WHAT TO DO: Everything from the line with "Fatima's cashback card" to the end of the data is to be retyped exactly, and nothing else.

RECORD EXTRACTS:
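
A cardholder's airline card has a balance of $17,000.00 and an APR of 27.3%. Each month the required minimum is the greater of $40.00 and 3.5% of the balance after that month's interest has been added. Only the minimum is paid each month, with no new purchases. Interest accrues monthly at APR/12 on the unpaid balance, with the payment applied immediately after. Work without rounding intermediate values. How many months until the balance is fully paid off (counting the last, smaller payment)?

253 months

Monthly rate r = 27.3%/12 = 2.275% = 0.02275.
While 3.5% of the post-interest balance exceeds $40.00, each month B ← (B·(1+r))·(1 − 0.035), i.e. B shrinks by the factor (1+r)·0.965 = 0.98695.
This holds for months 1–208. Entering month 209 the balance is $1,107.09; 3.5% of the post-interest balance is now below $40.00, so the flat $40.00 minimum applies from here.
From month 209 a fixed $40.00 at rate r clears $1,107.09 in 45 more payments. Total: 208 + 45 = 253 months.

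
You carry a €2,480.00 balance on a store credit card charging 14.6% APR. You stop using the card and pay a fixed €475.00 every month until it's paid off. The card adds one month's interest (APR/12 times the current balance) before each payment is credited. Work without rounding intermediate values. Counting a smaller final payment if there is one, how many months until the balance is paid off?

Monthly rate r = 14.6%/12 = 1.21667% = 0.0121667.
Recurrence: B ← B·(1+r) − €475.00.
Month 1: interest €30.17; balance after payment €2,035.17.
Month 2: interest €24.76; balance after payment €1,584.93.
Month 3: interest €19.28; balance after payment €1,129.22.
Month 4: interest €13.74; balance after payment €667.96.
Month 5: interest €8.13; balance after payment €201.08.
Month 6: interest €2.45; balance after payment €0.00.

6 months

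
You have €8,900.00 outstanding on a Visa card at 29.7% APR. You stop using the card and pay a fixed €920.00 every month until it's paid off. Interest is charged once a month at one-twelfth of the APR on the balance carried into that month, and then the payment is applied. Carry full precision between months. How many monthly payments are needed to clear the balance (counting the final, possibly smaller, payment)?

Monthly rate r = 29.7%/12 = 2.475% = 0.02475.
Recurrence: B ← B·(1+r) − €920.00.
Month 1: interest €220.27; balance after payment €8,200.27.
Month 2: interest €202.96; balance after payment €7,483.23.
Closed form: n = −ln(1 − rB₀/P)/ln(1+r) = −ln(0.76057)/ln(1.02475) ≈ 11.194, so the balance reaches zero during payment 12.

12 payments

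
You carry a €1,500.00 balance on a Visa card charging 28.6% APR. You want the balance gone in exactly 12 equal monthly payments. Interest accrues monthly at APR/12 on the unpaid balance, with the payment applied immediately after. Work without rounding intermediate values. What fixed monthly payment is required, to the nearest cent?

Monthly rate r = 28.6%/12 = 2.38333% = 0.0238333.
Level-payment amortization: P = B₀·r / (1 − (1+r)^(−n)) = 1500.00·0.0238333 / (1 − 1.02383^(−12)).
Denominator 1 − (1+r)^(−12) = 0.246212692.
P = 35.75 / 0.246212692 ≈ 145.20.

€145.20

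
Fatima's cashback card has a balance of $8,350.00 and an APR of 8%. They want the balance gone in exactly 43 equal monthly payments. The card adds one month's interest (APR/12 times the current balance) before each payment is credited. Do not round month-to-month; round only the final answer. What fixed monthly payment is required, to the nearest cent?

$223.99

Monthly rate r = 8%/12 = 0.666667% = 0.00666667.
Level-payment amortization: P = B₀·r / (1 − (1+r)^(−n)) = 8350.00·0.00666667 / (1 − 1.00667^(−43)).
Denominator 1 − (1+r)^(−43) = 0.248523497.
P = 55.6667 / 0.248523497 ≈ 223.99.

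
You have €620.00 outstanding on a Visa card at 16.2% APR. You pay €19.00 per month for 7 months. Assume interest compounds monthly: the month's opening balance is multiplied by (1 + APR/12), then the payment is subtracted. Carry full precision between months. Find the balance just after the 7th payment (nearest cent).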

WRITTEN SOLUTION:
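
Fatima's cashback card has a balance of $8,350.00 and an APR of 8%. They want the balance gone in exactly 43 equal monthly payments. The card adds one month's interest (APR/12 times the current balance) before each payment is credited. Do not round month-to-month; round only the final answer. What fixed monthly payment is required, to the nearest cent?

$223.99

Monthly rate r = 8%/12 = 0.666667% = 0.00666667.
Level-payment amortization: P = B₀·r / (1 − (1+r)^(−n)) = 8350.00·0.00666667 / (1 − 1.00667^(−43)).
Denominator 1 − (1+r)^(−43) = 0.248523497.
P = 55.6667 / 0.248523497 ≈ 223.99.

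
You have €620.00 outstanding on a Visa card at 16.2% APR. You pay €19.00 per month for 7 months. Assume interest compounds monthly: the month's opening balance is multiplied by (1 + APR/12), then the payment is subtracted. Carry full precision between months. Find the balance just after the 7th payment (nearest cent).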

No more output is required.